Task item:
Only the lines that hold the word "bottom" are wanted from this listing.

Segment Open

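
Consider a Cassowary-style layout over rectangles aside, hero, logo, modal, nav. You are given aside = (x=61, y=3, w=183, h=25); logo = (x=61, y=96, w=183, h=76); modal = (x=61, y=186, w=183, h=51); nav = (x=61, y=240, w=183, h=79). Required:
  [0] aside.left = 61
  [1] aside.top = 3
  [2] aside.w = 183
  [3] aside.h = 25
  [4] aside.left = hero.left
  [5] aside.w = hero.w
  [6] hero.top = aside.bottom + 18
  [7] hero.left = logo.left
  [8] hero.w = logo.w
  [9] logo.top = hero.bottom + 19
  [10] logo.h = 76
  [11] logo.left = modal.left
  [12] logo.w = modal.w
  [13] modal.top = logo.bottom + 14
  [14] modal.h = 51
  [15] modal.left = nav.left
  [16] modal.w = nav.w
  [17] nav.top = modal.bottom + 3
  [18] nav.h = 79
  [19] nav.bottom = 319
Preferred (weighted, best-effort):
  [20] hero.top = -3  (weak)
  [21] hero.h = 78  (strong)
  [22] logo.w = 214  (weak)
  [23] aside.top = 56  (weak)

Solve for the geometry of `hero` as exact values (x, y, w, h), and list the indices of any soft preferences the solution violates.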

Segment Closed

Result of the task:
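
  [6] hero.top = aside.bottom + 18
  [9] logo.top = hero.bottom + 19
  [13] modal.top = logo.bottom + 14
  [17] nav.top = modal.bottom + 3
  [19] nav.bottom = 319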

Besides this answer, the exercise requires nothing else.